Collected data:

+++++

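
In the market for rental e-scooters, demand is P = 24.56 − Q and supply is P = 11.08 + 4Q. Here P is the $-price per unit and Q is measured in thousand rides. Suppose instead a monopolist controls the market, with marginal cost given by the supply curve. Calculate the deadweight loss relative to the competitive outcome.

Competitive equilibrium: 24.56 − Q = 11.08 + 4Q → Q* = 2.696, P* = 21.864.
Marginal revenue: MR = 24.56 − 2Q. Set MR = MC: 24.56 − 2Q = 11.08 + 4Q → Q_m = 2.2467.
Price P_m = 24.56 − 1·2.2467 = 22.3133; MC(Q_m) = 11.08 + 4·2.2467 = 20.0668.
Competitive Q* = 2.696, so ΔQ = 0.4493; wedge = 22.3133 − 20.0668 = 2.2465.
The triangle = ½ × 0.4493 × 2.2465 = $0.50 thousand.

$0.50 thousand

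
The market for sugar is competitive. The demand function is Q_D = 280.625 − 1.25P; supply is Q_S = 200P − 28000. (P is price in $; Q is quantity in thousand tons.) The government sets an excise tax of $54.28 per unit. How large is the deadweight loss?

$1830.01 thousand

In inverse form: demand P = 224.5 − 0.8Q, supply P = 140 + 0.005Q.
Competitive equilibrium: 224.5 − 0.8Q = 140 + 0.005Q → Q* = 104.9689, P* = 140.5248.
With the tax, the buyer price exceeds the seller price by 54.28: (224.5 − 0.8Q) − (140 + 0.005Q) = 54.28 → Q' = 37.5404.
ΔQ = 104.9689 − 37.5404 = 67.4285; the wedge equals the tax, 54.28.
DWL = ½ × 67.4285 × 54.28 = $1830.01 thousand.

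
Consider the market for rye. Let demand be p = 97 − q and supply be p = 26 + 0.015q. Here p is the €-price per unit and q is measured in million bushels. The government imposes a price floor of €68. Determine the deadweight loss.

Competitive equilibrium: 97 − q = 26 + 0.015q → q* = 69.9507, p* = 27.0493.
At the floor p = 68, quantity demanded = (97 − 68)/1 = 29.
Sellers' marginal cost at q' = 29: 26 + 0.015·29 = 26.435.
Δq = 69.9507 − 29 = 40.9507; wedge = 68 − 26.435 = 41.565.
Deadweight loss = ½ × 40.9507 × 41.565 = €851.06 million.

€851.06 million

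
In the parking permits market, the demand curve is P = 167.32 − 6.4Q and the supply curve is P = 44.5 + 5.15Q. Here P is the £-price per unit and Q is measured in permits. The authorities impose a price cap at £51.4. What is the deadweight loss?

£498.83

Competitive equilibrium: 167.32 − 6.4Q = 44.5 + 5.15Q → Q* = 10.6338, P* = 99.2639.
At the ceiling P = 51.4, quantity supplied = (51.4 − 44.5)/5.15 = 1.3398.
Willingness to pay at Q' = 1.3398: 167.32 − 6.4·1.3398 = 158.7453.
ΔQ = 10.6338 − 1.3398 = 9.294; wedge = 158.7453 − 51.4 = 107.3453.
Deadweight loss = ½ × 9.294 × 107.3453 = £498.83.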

+++++

When you output the entries, keep every word exactly as it stands.

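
In the market for rental e-scooters, demand is P = 24.56 − Q and supply is P = 11.08 + 4Q. Here P is the $-price per unit and Q is measured in thousand rides. Suppose instead a monopolist controls the market, with marginal cost given by the supply curve. Calculate the deadweight loss relative to the competitive outcome.

Competitive equilibrium: 24.56 − Q = 11.08 + 4Q → Q* = 2.696, P* = 21.864.
Marginal revenue: MR = 24.56 − 2Q. Set MR = MC: 24.56 − 2Q = 11.08 + 4Q → Q_m = 2.2467.
Price P_m = 24.56 − 1·2.2467 = 22.3133; MC(Q_m) = 11.08 + 4·2.2467 = 20.0668.
Competitive Q* = 2.696, so ΔQ = 0.4493; wedge = 22.3133 − 20.0668 = 2.2465.
The triangle = ½ × 0.4493 × 2.2465 = $0.50 thousand.

$0.50 thousand

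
The market for sugar is competitive. The demand function is Q_D = 280.625 − 1.25P; supply is Q_S = 200P − 28000. (P is price in $; Q is quantity in thousand tons.) The government sets an excise tax of $54.28 per unit. How large is the deadweight loss?

$1830.01 thousand

In inverse form: demand P = 224.5 − 0.8Q, supply P = 140 + 0.005Q.
Competitive equilibrium: 224.5 − 0.8Q = 140 + 0.005Q → Q* = 104.9689, P* = 140.5248.
With the tax, the buyer price exceeds the seller price by 54.28: (224.5 − 0.8Q) − (140 + 0.005Q) = 54.28 → Q' = 37.5404.
ΔQ = 104.9689 − 37.5404 = 67.4285; the wedge equals the tax, 54.28.
DWL = ½ × 67.4285 × 54.28 = $1830.01 thousand.

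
Consider the market for rye. Let demand be p = 97 − q and supply be p = 26 + 0.015q. Here p is the €-price per unit and q is measured in million bushels. The government imposes a price floor of €68. Determine the deadweight loss.

Competitive equilibrium: 97 − q = 26 + 0.015q → q* = 69.9507, p* = 27.0493.
At the floor p = 68, quantity demanded = (97 − 68)/1 = 29.
Sellers' marginal cost at q' = 29: 26 + 0.015·29 = 26.435.
Δq = 69.9507 − 29 = 40.9507; wedge = 68 − 26.435 = 41.565.
Deadweight loss = ½ × 40.9507 × 41.565 = €851.06 million.

€851.06 million

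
In the parking permits market, the demand curve is P = 167.32 − 6.4Q and the supply curve is P = 44.5 + 5.15Q. Here P is the £-price per unit and Q is measured in permits. The authorities impose a price cap at £51.4. What is the deadweight loss?

£498.83

Competitive equilibrium: 167.32 − 6.4Q = 44.5 + 5.15Q → Q* = 10.6338, P* = 99.2639.
At the ceiling P = 51.4, quantity supplied = (51.4 − 44.5)/5.15 = 1.3398.
Willingness to pay at Q' = 1.3398: 167.32 − 6.4·1.3398 = 158.7453.
ΔQ = 10.6338 − 1.3398 = 9.294; wedge = 158.7453 − 51.4 = 107.3453.
Deadweight loss = ½ × 9.294 × 107.3453 = £498.83.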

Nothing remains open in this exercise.